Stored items
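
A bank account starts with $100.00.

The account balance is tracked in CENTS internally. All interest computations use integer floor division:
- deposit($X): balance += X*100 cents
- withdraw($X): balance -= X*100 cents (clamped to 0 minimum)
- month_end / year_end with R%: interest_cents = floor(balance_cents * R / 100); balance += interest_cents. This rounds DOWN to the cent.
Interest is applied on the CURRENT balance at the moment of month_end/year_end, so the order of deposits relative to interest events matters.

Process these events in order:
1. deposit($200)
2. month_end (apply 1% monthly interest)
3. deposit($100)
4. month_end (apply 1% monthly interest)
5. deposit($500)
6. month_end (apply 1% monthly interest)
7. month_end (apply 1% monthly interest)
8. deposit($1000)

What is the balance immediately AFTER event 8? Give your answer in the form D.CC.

After 1 (deposit($200)): balance=$300.00 total_interest=$0.00
After 2 (month_end (apply 1% monthly interest)): balance=$303.00 total_interest=$3.00
After 3 (deposit($100)): balance=$403.00 total_interest=$3.00
After 4 (month_end (apply 1% monthly interest)): balance=$407.03 total_interest=$7.03
After 5 (deposit($500)): balance=$907.03 total_interest=$7.03
After 6 (month_end (apply 1% monthly interest)): balance=$916.10 total_interest=$16.10
After 7 (month_end (apply 1% monthly interest)): balance=$925.26 total_interest=$25.26
After 8 (deposit($1000)): balance=$1925.26 total_interest=$25.26

Answer: 1925.26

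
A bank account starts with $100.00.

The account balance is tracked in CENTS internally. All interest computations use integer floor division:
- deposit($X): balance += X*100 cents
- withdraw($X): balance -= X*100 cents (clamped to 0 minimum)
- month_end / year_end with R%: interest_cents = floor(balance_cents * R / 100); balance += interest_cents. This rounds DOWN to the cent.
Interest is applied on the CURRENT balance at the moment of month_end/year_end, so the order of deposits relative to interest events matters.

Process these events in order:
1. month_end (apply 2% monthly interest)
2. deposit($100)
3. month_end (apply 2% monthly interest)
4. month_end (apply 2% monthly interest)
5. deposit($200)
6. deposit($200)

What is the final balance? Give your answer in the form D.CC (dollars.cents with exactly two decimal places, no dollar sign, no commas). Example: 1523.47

Answer: 610.16

Derivation:
After 1 (month_end (apply 2% monthly interest)): balance=$102.00 total_interest=$2.00
After 2 (deposit($100)): balance=$202.00 total_interest=$2.00
After 3 (month_end (apply 2% monthly interest)): balance=$206.04 total_interest=$6.04
After 4 (month_end (apply 2% monthly interest)): balance=$210.16 total_interest=$10.16
After 5 (deposit($200)): balance=$410.16 total_interest=$10.16
After 6 (deposit($200)): balance=$610.16 total_interest=$10.16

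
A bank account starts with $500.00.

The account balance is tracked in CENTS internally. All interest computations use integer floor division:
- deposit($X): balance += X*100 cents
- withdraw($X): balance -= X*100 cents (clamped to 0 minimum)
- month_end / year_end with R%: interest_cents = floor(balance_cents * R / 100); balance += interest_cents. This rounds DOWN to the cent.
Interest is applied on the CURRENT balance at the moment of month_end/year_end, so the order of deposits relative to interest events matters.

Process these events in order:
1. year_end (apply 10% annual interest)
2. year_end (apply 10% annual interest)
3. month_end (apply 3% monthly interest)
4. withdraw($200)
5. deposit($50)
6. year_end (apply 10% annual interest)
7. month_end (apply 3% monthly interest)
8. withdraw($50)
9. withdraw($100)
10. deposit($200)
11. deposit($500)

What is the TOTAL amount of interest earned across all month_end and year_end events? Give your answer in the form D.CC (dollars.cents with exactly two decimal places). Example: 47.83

After 1 (year_end (apply 10% annual interest)): balance=$550.00 total_interest=$50.00
After 2 (year_end (apply 10% annual interest)): balance=$605.00 total_interest=$105.00
After 3 (month_end (apply 3% monthly interest)): balance=$623.15 total_interest=$123.15
After 4 (withdraw($200)): balance=$423.15 total_interest=$123.15
After 5 (deposit($50)): balance=$473.15 total_interest=$123.15
After 6 (year_end (apply 10% annual interest)): balance=$520.46 total_interest=$170.46
After 7 (month_end (apply 3% monthly interest)): balance=$536.07 total_interest=$186.07
After 8 (withdraw($50)): balance=$486.07 total_interest=$186.07
After 9 (withdraw($100)): balance=$386.07 total_interest=$186.07
After 10 (deposit($200)): balance=$586.07 total_interest=$186.07
After 11 (deposit($500)): balance=$1086.07 total_interest=$186.07

Answer: 186.07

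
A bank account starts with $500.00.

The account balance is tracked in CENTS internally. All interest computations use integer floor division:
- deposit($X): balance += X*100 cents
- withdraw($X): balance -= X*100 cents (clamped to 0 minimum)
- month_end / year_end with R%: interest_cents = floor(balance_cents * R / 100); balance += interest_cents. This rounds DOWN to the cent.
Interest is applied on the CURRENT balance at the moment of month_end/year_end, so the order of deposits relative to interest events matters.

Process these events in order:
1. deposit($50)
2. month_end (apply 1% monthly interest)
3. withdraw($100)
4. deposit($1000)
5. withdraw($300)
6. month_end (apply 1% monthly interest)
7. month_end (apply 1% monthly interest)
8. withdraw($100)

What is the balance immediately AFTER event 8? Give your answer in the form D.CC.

After 1 (deposit($50)): balance=$550.00 total_interest=$0.00
After 2 (month_end (apply 1% monthly interest)): balance=$555.50 total_interest=$5.50
After 3 (withdraw($100)): balance=$455.50 total_interest=$5.50
After 4 (deposit($1000)): balance=$1455.50 total_interest=$5.50
After 5 (withdraw($300)): balance=$1155.50 total_interest=$5.50
After 6 (month_end (apply 1% monthly interest)): balance=$1167.05 total_interest=$17.05
After 7 (month_end (apply 1% monthly interest)): balance=$1178.72 total_interest=$28.72
After 8 (withdraw($100)): balance=$1078.72 total_interest=$28.72

Answer: 1078.72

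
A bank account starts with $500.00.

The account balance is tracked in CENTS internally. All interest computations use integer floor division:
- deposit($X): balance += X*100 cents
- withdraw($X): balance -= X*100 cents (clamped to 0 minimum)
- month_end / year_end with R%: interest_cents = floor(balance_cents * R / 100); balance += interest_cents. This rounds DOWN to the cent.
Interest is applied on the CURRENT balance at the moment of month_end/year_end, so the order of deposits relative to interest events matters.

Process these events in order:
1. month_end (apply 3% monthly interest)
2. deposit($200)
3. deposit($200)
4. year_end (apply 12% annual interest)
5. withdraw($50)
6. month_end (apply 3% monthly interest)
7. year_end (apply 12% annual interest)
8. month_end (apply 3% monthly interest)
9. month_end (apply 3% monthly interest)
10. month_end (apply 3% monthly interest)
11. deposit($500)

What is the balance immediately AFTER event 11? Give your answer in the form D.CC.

Answer: 1728.77

Derivation:
After 1 (month_end (apply 3% monthly interest)): balance=$515.00 total_interest=$15.00
After 2 (deposit($200)): balance=$715.00 total_interest=$15.00
After 3 (deposit($200)): balance=$915.00 total_interest=$15.00
After 4 (year_end (apply 12% annual interest)): balance=$1024.80 total_interest=$124.80
After 5 (withdraw($50)): balance=$974.80 total_interest=$124.80
After 6 (month_end (apply 3% monthly interest)): balance=$1004.04 total_interest=$154.04
After 7 (year_end (apply 12% annual interest)): balance=$1124.52 total_interest=$274.52
After 8 (month_end (apply 3% monthly interest)): balance=$1158.25 total_interest=$308.25
After 9 (month_end (apply 3% monthly interest)): balance=$1192.99 total_interest=$342.99
After 10 (month_end (apply 3% monthly interest)): balance=$1228.77 total_interest=$378.77
After 11 (deposit($500)): balance=$1728.77 total_interest=$378.77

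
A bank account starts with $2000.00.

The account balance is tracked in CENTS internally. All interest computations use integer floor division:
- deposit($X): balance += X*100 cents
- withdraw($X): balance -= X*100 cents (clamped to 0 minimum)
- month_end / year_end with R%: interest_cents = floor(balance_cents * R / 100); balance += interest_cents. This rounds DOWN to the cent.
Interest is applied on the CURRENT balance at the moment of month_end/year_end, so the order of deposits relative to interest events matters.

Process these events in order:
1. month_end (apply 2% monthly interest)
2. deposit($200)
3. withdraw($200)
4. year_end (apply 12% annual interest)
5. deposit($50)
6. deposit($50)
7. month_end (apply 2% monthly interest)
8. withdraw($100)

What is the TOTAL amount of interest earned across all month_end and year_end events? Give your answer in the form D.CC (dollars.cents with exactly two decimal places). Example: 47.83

Answer: 332.49

Derivation:
After 1 (month_end (apply 2% monthly interest)): balance=$2040.00 total_interest=$40.00
After 2 (deposit($200)): balance=$2240.00 total_interest=$40.00
After 3 (withdraw($200)): balance=$2040.00 total_interest=$40.00
After 4 (year_end (apply 12% annual interest)): balance=$2284.80 total_interest=$284.80
After 5 (deposit($50)): balance=$2334.80 total_interest=$284.80
After 6 (deposit($50)): balance=$2384.80 total_interest=$284.80
After 7 (month_end (apply 2% monthly interest)): balance=$2432.49 total_interest=$332.49
After 8 (withdraw($100)): balance=$2332.49 total_interest=$332.49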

* [Problem requirements]: The lines above, from the start of the records through the one containing "6. deposit($200)", are to be printed exactly, and nothing else is to be included.

* [Expected output]:
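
A bank account starts with $100.00.

The account balance is tracked in CENTS internally. All interest computations use integer floor division:
- deposit($X): balance += X*100 cents
- withdraw($X): balance -= X*100 cents (clamped to 0 minimum)
- month_end / year_end with R%: interest_cents = floor(balance_cents * R / 100); balance += interest_cents. This rounds DOWN to the cent.
Interest is applied on the CURRENT balance at the moment of month_end/year_end, so the order of deposits relative to interest events matters.

Process these events in order:
1. deposit($200)
2. month_end (apply 1% monthly interest)
3. deposit($100)
4. month_end (apply 1% monthly interest)
5. deposit($500)
6. month_end (apply 1% monthly interest)
7. month_end (apply 1% monthly interest)
8. deposit($1000)

What is the balance immediately AFTER event 8? Give your answer in the form D.CC.

After 1 (deposit($200)): balance=$300.00 total_interest=$0.00
After 2 (month_end (apply 1% monthly interest)): balance=$303.00 total_interest=$3.00
After 3 (deposit($100)): balance=$403.00 total_interest=$3.00
After 4 (month_end (apply 1% monthly interest)): balance=$407.03 total_interest=$7.03
After 5 (deposit($500)): balance=$907.03 total_interest=$7.03
After 6 (month_end (apply 1% monthly interest)): balance=$916.10 total_interest=$16.10
After 7 (month_end (apply 1% monthly interest)): balance=$925.26 total_interest=$25.26
After 8 (deposit($1000)): balance=$1925.26 total_interest=$25.26

Answer: 1925.26

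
A bank account starts with $100.00.

The account balance is tracked in CENTS internally. All interest computations use integer floor division:
- deposit($X): balance += X*100 cents
- withdraw($X): balance -= X*100 cents (clamped to 0 minimum)
- month_end / year_end with R%: interest_cents = floor(balance_cents * R / 100); balance += interest_cents. This rounds DOWN to the cent.
Interest is applied on the CURRENT balance at the moment of month_end/year_end, so the order of deposits relative to interest events matters.

Process these events in order:
1. month_end (apply 2% monthly interest)
2. deposit($100)
3. month_end (apply 2% monthly interest)
4. month_end (apply 2% monthly interest)
5. deposit($200)
6. deposit($200)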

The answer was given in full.